• WHAT IS BEING ASKED
Comb through the entries for "following" and pull out each line that holds it.

• DATA SUPPLIED
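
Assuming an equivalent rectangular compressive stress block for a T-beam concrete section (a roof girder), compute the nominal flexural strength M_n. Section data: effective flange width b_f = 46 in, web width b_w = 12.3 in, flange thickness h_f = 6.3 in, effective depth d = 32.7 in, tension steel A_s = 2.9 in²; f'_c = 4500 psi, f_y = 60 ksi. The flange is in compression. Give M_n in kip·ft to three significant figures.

M_n ≈ 467 kip·ft

Tension: T = A_s f_y = 2.9 × 60 = 174 kips.
Try a within the flange: a = T/(0.85 f'_c b_f) = 174/(0.85 × 4.5 × 46) = 0.989 in.
Since a = 0.989 ≤ h_f = 6.3 in, the stress block lies entirely in the flange; analyse as a rectangular beam of width b_f.
M_n = T(d − a/2) = 174 × (32.7 − 0.4945) = 5603.8 kip·in.
M_n = 5603.8/12 = 466.98 kip·ft.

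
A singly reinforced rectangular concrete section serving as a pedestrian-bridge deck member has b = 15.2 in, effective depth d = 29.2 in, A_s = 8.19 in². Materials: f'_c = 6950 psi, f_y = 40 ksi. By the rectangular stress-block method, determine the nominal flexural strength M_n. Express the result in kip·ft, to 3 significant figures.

M_n ≈ 747 kip·ft

T = A_s f_y = 8.19 × 40 = 327.6 kips.
a = T/(0.85 f'_c b) = 327.6/(0.85 × 6.95 × 15.2) = 3.648 in.
M_n = T(d − a/2) = 327.6 × (29.2 − 1.824) = 8968.4 kip·in = 8968.4/12 = 747.37 kip·ft.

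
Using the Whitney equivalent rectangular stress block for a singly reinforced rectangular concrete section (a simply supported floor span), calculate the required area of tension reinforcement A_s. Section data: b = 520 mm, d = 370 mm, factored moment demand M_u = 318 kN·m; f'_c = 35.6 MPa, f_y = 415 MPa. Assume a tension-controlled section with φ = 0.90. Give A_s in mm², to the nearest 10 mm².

A_s ≈ 2530 mm²

M_n = M_u/φ = 318/0.90 = 353.333 kN·m.
With M_n = 0.85 f'_c a b (d − a/2), solve the quadratic for a:
a = d − √(d² − 2M_n/(0.85 f'_c b)) = 370 − √(370² − 2 × 353.333×10⁶/(0.85 × 35.6 × 520)) = 66.70 mm.
A_s = 0.85 f'_c a b / f_y = 0.85 × 35.6 × 66.70 × 520 / 415 = 2529.0 mm².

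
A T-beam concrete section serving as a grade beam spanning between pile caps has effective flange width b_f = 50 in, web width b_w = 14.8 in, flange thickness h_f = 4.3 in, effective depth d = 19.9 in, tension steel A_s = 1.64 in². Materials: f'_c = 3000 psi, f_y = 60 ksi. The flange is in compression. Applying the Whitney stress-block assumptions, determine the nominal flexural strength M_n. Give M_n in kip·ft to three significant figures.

M_n ≈ 160 kip·ft

Tension: T = A_s f_y = 1.64 × 60 = 98.4 kips.
Try a within the flange: a = T/(0.85 f'_c b_f) = 98.4/(0.85 × 3 × 50) = 0.772 in.
Since a = 0.772 ≤ h_f = 4.3 in, the stress block lies entirely in the flange; analyse as a rectangular beam of width b_f.
M_n = T(d − a/2) = 98.4 × (19.9 − 0.386) = 1920.2 kip·in.
M_n = 1920.2/12 = 160.02 kip·ft.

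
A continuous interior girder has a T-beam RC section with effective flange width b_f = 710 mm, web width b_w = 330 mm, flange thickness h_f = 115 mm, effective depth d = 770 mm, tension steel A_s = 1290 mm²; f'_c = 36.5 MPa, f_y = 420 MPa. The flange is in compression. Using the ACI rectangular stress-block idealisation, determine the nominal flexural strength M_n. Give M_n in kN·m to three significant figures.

M_n ≈ 411 kN·m

Tension: T = A_s f_y = 1290 × 420 = 541800 N.
Try a within the flange: a = T/(0.85 f'_c b_f) = 541800/(0.85 × 36.5 × 710) = 24.60 mm.
Since a = 24.60 ≤ h_f = 115 mm, the stress block lies entirely in the flange; analyse as a rectangular beam of width b_f.
M_n = T(d − a/2) = 541800 × (770 − 12.3) = 410.52 × 10⁶ N·mm.
M_n = 410.52 kN·m.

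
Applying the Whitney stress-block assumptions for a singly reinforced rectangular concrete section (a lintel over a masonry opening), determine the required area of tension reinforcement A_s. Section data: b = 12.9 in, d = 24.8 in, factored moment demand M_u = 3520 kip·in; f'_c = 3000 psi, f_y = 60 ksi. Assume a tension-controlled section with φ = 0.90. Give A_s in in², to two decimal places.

A_s ≈ 2.95 in²

M_n = M_u/φ = 3520/0.90 = 3911.11 kip·in.
From M_n = 0.85 f'_c a b (d − a/2):
a = d − √(d² − 2M_n/(0.85 f'_c b)) = 24.8 − √(24.8² − 2 × 3911.11/(0.85 × 3 × 12.9)) = 5.377 in.
A_s = 0.85 f'_c a b / f_y = 0.85 × 3 × 5.377 × 12.9 / 60 = 2.948 in².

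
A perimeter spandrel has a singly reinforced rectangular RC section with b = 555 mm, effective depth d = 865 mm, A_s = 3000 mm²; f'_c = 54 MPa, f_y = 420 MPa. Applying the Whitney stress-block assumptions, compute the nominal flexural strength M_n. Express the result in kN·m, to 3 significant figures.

M_n ≈ 1060 kN·m

T = A_s f_y = 3000 × 420 = 1260000 N = 1260 kN.
From C = T: a = T/(0.85 f'_c b) = 1260000/(0.85 × 54 × 555) = 49.46 mm.
M_n = T(d − a/2) = 1260 kN × (865 − 24.73) mm = 1058.74 kN·m.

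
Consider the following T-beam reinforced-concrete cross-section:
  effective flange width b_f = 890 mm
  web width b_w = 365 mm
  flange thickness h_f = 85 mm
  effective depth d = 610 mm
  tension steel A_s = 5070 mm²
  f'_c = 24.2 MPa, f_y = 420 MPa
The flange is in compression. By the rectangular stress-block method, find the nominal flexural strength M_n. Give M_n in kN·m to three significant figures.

Tension: T = A_s f_y = 5070 × 420 = 2129400 N.
Try a within the flange: a = T/(0.85 f'_c b_f) = 2129400/(0.85 × 24.2 × 890) = 116.31 mm.
a = 116.31 > h_f = 85 mm: the block extends into the web. Split into flange-overhang and web parts.
C_f = 0.85 f'_c (b_f − b_w) h_f = 0.85 × 24.2 × (890 − 365) × 85 = 917936 N.
Remaining web compression depth: a_w = (T − C_f)/(0.85 f'_c b_w) = (2129400 − 917936)/(0.85 × 24.2 × 365) = 161.36 mm.
M_n = C_f(d − h_f/2) + (T − C_f)(d − a_w/2) = 917936 × (610 − 42.5) + 1211464 × (610 − 80.68) = 520.93 + 641.25 = 1162.18 × 10⁶ N·mm.
M_n = 1162.18 kN·m.

M_n ≈ 1160 kN·m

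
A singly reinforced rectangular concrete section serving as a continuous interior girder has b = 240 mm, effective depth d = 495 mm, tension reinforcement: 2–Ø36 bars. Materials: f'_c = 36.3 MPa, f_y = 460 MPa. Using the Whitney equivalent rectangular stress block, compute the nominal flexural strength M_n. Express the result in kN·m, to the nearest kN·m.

M_n ≈ 404 kN·m

A_s = 2 × 1018 = 2036 mm².
T = A_s f_y = 2036 × 460 = 936560 N = 936.56 kN.
From C = T: a = T/(0.85 f'_c b) = 936560/(0.85 × 36.3 × 240) = 126.47 mm.
M_n = T(d − a/2) = 936.56 kN × (495 − 63.235) mm = 404.37 kN·m.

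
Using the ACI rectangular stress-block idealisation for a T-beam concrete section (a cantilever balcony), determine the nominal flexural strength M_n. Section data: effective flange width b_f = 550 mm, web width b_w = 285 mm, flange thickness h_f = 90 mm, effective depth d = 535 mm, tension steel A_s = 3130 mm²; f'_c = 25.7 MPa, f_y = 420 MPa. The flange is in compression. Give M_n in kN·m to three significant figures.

M_n ≈ 629 kN·m

Tension: T = A_s f_y = 3130 × 420 = 1314600 N.
Try a within the flange: a = T/(0.85 f'_c b_f) = 1314600/(0.85 × 25.7 × 550) = 109.42 mm.
a = 109.42 > h_f = 90 mm: the block extends into the web. Split into flange-overhang and web parts.
C_f = 0.85 f'_c (b_f − b_w) h_f = 0.85 × 25.7 × (550 − 285) × 90 = 521003 N.
Remaining web compression depth: a_w = (T − C_f)/(0.85 f'_c b_w) = (1314600 − 521003)/(0.85 × 25.7 × 285) = 127.47 mm.
M_n = C_f(d − h_f/2) + (T − C_f)(d − a_w/2) = 521003 × (535 − 45) + 793597 × (535 − 63.735) = 255.29 + 373.99 = 629.28 × 10⁶ N·mm.
M_n = 629.28 kN·m.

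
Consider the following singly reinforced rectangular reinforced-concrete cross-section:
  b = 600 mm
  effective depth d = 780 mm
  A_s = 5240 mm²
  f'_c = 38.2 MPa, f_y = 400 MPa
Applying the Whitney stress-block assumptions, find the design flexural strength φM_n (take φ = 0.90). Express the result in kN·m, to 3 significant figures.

φM_n ≈ 1370 kN·m

T = A_s f_y = 5240 × 400 = 2096000 N = 2096 kN.
From C = T: a = T/(0.85 f'_c b) = 2096000/(0.85 × 38.2 × 600) = 107.59 mm.
M_n = T(d − a/2) = 2096 kN × (780 − 53.795) mm = 1522.13 kN·m.
φM_n = 0.90 × 1522.13 = 1369.92 kN·m.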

• TASK OUTPUT
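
Consider the following T-beam reinforced-concrete cross-section:
Consider the following singly reinforced rectangular reinforced-concrete cross-section: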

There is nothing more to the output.